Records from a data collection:
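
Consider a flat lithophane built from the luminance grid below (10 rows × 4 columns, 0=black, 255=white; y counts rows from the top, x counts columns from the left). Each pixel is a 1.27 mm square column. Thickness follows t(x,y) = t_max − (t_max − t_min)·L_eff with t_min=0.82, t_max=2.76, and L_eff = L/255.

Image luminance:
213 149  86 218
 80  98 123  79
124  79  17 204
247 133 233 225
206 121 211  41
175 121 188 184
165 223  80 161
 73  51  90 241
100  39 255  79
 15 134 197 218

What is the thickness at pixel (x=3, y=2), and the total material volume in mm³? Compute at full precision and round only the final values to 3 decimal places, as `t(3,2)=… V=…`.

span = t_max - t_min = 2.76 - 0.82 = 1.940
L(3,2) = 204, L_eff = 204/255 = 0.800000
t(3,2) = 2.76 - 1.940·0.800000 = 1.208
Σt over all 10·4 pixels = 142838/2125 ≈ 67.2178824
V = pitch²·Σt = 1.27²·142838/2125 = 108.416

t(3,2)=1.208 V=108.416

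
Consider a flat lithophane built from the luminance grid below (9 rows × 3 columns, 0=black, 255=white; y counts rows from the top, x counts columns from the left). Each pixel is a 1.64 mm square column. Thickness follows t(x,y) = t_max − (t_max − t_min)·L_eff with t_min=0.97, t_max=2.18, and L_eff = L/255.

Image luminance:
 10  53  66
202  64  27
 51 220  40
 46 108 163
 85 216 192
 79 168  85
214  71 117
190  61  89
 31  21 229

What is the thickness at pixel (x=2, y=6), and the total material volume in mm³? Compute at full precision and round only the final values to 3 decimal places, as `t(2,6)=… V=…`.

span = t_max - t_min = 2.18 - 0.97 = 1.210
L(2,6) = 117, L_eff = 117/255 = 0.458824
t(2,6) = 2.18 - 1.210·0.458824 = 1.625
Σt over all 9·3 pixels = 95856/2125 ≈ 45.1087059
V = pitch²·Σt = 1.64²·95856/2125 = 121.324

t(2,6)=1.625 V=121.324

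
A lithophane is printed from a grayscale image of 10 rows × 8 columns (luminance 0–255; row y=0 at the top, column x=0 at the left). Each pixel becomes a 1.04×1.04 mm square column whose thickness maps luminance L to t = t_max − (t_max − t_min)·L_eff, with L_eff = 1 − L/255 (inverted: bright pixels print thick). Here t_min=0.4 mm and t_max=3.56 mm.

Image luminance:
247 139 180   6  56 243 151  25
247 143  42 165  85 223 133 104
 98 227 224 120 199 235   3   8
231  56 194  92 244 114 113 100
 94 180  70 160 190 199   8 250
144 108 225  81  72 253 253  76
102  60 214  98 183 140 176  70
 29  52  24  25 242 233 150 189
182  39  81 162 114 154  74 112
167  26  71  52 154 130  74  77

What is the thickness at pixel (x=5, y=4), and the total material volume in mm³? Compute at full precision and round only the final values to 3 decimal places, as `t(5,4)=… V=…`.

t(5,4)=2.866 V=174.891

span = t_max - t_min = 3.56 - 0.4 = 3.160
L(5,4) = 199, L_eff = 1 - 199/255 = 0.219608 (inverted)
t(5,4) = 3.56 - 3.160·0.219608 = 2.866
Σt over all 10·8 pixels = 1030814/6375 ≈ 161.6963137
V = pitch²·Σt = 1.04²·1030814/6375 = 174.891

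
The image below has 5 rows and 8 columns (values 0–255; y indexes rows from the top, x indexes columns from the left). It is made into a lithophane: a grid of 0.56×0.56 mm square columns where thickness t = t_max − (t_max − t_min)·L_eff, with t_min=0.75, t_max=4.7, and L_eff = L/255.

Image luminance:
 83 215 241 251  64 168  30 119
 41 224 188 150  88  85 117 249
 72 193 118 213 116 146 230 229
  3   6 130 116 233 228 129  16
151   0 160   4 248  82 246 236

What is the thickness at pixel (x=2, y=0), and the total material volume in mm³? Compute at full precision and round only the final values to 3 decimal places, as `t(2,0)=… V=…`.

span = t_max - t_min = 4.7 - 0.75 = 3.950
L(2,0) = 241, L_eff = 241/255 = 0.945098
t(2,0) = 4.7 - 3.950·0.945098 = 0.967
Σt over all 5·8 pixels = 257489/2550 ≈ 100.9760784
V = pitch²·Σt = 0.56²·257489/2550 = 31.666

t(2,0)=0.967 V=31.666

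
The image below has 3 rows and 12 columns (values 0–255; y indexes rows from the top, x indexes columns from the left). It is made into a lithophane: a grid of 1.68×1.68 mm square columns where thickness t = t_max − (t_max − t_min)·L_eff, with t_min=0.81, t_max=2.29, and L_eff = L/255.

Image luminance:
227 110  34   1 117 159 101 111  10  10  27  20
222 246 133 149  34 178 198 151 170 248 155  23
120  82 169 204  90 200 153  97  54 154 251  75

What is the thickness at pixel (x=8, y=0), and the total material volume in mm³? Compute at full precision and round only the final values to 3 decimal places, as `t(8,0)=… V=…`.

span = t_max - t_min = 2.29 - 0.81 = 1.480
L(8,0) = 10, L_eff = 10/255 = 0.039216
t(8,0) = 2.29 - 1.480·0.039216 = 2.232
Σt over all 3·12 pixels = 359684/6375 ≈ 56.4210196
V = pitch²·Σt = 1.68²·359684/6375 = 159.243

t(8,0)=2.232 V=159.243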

...

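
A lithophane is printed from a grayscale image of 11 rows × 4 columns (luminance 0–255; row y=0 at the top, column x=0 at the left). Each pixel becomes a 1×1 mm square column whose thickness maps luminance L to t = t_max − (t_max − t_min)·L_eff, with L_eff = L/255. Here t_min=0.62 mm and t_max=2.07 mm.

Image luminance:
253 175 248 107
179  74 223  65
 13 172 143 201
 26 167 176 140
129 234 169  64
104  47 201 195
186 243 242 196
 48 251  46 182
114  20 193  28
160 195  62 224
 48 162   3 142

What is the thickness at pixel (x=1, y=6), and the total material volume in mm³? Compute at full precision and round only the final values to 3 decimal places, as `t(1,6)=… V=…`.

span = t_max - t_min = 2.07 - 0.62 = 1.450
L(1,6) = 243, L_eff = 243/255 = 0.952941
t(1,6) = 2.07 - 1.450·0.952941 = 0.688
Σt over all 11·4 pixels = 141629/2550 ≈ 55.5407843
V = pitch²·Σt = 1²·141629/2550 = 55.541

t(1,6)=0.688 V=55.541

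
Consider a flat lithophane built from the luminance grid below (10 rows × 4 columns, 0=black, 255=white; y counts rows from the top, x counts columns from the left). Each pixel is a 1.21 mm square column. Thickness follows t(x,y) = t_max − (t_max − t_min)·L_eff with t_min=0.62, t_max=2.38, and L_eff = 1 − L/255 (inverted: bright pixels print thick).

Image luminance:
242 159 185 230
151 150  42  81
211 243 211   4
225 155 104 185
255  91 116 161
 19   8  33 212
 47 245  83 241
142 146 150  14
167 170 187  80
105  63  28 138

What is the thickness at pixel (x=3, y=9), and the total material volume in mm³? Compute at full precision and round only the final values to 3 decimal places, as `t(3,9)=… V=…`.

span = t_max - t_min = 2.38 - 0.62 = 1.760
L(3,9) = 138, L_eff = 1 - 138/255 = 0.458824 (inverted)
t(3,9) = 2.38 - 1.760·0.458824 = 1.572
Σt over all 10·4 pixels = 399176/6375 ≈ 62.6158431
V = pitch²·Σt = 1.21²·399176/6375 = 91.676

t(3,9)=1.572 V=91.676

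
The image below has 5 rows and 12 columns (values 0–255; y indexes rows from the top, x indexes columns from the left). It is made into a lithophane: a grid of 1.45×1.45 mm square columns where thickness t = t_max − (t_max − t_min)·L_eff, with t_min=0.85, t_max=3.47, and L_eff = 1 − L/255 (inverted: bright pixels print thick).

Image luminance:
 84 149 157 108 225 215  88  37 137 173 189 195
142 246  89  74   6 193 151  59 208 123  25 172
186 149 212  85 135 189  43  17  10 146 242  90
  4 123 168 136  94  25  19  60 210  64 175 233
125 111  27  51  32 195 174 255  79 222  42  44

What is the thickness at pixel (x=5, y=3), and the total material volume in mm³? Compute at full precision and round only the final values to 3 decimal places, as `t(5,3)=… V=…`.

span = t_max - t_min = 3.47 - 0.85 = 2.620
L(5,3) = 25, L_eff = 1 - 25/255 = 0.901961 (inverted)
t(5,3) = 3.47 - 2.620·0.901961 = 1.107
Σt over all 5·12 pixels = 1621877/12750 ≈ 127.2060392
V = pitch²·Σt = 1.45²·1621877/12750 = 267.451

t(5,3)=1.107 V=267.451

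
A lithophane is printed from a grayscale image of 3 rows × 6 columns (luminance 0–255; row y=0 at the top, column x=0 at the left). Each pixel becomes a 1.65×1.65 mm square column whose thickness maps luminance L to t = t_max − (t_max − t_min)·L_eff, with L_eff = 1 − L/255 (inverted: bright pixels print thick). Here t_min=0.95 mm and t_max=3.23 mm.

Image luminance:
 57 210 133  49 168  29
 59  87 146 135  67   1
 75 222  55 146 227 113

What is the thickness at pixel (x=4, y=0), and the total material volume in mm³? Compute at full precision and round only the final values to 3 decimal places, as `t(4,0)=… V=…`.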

** Task requirements **
Determine how many lines in the entries hold the string "where". Write only the number.

** Solution to the problem **
3